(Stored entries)
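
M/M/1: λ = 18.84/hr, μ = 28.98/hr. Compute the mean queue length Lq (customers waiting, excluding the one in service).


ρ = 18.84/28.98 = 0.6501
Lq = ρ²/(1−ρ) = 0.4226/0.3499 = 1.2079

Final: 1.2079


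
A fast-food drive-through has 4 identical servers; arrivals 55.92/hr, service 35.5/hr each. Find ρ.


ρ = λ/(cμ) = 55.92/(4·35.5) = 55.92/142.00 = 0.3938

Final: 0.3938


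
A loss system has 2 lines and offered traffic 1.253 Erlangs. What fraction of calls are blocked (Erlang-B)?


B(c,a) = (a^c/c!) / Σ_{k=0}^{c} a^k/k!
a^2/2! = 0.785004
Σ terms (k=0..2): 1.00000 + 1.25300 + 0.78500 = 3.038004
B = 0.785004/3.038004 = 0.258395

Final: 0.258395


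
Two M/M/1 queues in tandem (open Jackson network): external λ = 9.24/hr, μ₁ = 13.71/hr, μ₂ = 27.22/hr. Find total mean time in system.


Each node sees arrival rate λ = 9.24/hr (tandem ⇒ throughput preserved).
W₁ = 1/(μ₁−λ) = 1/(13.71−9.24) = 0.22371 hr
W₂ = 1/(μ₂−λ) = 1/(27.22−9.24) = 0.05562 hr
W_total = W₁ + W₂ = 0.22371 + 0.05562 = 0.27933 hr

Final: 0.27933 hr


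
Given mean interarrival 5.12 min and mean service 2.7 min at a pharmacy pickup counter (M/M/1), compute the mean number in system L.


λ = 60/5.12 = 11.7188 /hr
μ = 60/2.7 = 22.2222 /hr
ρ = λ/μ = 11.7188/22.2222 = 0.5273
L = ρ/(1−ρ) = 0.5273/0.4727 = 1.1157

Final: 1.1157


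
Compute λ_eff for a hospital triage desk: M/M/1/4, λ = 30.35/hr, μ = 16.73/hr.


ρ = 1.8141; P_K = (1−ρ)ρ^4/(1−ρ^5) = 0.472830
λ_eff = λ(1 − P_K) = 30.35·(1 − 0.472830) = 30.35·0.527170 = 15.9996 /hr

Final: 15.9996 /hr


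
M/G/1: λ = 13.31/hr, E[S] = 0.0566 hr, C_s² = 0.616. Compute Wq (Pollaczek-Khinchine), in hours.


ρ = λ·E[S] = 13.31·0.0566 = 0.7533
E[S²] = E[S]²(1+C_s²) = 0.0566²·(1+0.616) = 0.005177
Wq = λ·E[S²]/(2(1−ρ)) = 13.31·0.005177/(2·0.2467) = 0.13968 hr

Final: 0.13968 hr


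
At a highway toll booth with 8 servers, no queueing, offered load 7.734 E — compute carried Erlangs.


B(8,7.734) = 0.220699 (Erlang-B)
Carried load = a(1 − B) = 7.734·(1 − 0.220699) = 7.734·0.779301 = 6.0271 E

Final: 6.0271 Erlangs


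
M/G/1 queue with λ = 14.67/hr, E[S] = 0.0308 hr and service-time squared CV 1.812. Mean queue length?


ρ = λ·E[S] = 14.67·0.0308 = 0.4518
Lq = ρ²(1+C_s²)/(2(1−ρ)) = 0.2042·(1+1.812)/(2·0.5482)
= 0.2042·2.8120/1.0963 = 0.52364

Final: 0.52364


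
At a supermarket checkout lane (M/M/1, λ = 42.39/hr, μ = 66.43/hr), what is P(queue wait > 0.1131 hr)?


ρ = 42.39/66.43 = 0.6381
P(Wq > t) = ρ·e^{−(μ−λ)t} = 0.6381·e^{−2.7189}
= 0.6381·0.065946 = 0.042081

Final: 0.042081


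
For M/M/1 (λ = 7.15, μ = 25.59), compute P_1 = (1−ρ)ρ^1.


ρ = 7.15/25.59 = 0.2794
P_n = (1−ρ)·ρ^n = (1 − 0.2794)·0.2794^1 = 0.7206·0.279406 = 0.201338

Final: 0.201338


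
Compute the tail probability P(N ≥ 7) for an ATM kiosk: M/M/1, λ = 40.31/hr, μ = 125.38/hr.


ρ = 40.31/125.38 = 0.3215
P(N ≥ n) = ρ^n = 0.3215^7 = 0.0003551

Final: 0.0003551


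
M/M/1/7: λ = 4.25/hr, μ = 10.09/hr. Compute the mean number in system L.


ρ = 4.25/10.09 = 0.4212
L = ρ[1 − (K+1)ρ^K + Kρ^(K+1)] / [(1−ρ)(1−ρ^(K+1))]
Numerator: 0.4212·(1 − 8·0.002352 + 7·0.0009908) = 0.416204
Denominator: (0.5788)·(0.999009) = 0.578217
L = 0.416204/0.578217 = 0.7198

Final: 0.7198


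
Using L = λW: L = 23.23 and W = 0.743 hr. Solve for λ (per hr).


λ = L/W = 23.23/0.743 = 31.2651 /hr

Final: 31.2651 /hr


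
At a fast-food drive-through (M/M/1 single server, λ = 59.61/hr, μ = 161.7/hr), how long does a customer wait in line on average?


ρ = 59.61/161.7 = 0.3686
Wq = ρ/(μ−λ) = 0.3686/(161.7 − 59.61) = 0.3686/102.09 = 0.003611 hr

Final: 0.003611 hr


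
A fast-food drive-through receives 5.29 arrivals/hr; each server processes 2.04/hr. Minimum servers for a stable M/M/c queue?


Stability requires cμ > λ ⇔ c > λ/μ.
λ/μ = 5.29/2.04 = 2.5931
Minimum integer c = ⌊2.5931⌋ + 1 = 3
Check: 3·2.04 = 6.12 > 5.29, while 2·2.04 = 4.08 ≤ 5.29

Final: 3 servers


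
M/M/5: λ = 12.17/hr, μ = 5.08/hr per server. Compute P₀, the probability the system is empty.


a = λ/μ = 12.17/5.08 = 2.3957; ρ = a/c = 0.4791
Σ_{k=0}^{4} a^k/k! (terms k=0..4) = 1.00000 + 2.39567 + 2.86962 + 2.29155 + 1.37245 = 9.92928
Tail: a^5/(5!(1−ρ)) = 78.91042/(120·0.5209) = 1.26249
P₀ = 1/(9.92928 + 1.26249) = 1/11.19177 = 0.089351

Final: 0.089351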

EXERCISE PROMPT – All the entries above need to be reproduced exactly.

RESPONSE AREA –
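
M/M/1: λ = 18.84/hr, μ = 28.98/hr. Compute the mean queue length Lq (customers waiting, excluding the one in service).


ρ = 18.84/28.98 = 0.6501
Lq = ρ²/(1−ρ) = 0.4226/0.3499 = 1.2079

Final: 1.2079


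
A fast-food drive-through has 4 identical servers; arrivals 55.92/hr, service 35.5/hr each. Find ρ.


ρ = λ/(cμ) = 55.92/(4·35.5) = 55.92/142.00 = 0.3938

Final: 0.3938


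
A loss system has 2 lines and offered traffic 1.253 Erlangs. What fraction of calls are blocked (Erlang-B)?


B(c,a) = (a^c/c!) / Σ_{k=0}^{c} a^k/k!
a^2/2! = 0.785004
Σ terms (k=0..2): 1.00000 + 1.25300 + 0.78500 = 3.038004
B = 0.785004/3.038004 = 0.258395

Final: 0.258395


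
Two M/M/1 queues in tandem (open Jackson network): external λ = 9.24/hr, μ₁ = 13.71/hr, μ₂ = 27.22/hr. Find total mean time in system.


Each node sees arrival rate λ = 9.24/hr (tandem ⇒ throughput preserved).
W₁ = 1/(μ₁−λ) = 1/(13.71−9.24) = 0.22371 hr
W₂ = 1/(μ₂−λ) = 1/(27.22−9.24) = 0.05562 hr
W_total = W₁ + W₂ = 0.22371 + 0.05562 = 0.27933 hr

Final: 0.27933 hr


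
Given mean interarrival 5.12 min and mean service 2.7 min at a pharmacy pickup counter (M/M/1), compute the mean number in system L.


λ = 60/5.12 = 11.7188 /hr
μ = 60/2.7 = 22.2222 /hr
ρ = λ/μ = 11.7188/22.2222 = 0.5273
L = ρ/(1−ρ) = 0.5273/0.4727 = 1.1157

Final: 1.1157


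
Compute λ_eff for a hospital triage desk: M/M/1/4, λ = 30.35/hr, μ = 16.73/hr.


ρ = 1.8141; P_K = (1−ρ)ρ^4/(1−ρ^5) = 0.472830
λ_eff = λ(1 − P_K) = 30.35·(1 − 0.472830) = 30.35·0.527170 = 15.9996 /hr

Final: 15.9996 /hr


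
M/G/1: λ = 13.31/hr, E[S] = 0.0566 hr, C_s² = 0.616. Compute Wq (Pollaczek-Khinchine), in hours.


ρ = λ·E[S] = 13.31·0.0566 = 0.7533
E[S²] = E[S]²(1+C_s²) = 0.0566²·(1+0.616) = 0.005177
Wq = λ·E[S²]/(2(1−ρ)) = 13.31·0.005177/(2·0.2467) = 0.13968 hr

Final: 0.13968 hr


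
At a highway toll booth with 8 servers, no queueing, offered load 7.734 E — compute carried Erlangs.


B(8,7.734) = 0.220699 (Erlang-B)
Carried load = a(1 − B) = 7.734·(1 − 0.220699) = 7.734·0.779301 = 6.0271 E

Final: 6.0271 Erlangs


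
M/G/1 queue with λ = 14.67/hr, E[S] = 0.0308 hr and service-time squared CV 1.812. Mean queue length?


ρ = λ·E[S] = 14.67·0.0308 = 0.4518
Lq = ρ²(1+C_s²)/(2(1−ρ)) = 0.2042·(1+1.812)/(2·0.5482)
= 0.2042·2.8120/1.0963 = 0.52364

Final: 0.52364


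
At a supermarket checkout lane (M/M/1, λ = 42.39/hr, μ = 66.43/hr), what is P(queue wait > 0.1131 hr)?


ρ = 42.39/66.43 = 0.6381
P(Wq > t) = ρ·e^{−(μ−λ)t} = 0.6381·e^{−2.7189}
= 0.6381·0.065946 = 0.042081

Final: 0.042081


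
For M/M/1 (λ = 7.15, μ = 25.59), compute P_1 = (1−ρ)ρ^1.


ρ = 7.15/25.59 = 0.2794
P_n = (1−ρ)·ρ^n = (1 − 0.2794)·0.2794^1 = 0.7206·0.279406 = 0.201338

Final: 0.201338


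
Compute the tail probability P(N ≥ 7) for an ATM kiosk: M/M/1, λ = 40.31/hr, μ = 125.38/hr.


ρ = 40.31/125.38 = 0.3215
P(N ≥ n) = ρ^n = 0.3215^7 = 0.0003551

Final: 0.0003551


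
M/M/1/7: λ = 4.25/hr, μ = 10.09/hr. Compute the mean number in system L.


ρ = 4.25/10.09 = 0.4212
L = ρ[1 − (K+1)ρ^K + Kρ^(K+1)] / [(1−ρ)(1−ρ^(K+1))]
Numerator: 0.4212·(1 − 8·0.002352 + 7·0.0009908) = 0.416204
Denominator: (0.5788)·(0.999009) = 0.578217
L = 0.416204/0.578217 = 0.7198

Final: 0.7198


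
Using L = λW: L = 23.23 and W = 0.743 hr. Solve for λ (per hr).


λ = L/W = 23.23/0.743 = 31.2651 /hr

Final: 31.2651 /hr


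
At a fast-food drive-through (M/M/1 single server, λ = 59.61/hr, μ = 161.7/hr), how long does a customer wait in line on average?


ρ = 59.61/161.7 = 0.3686
Wq = ρ/(μ−λ) = 0.3686/(161.7 − 59.61) = 0.3686/102.09 = 0.003611 hr

Final: 0.003611 hr


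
A fast-food drive-through receives 5.29 arrivals/hr; each server processes 2.04/hr. Minimum servers for a stable M/M/c queue?


Stability requires cμ > λ ⇔ c > λ/μ.
λ/μ = 5.29/2.04 = 2.5931
Minimum integer c = ⌊2.5931⌋ + 1 = 3
Check: 3·2.04 = 6.12 > 5.29, while 2·2.04 = 4.08 ≤ 5.29

Final: 3 servers


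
M/M/5: λ = 12.17/hr, μ = 5.08/hr per server. Compute P₀, the probability the system is empty.


a = λ/μ = 12.17/5.08 = 2.3957; ρ = a/c = 0.4791
Σ_{k=0}^{4} a^k/k! (terms k=0..4) = 1.00000 + 2.39567 + 2.86962 + 2.29155 + 1.37245 = 9.92928
Tail: a^5/(5!(1−ρ)) = 78.91042/(120·0.5209) = 1.26249
P₀ = 1/(9.92928 + 1.26249) = 1/11.19177 = 0.089351

Final: 0.089351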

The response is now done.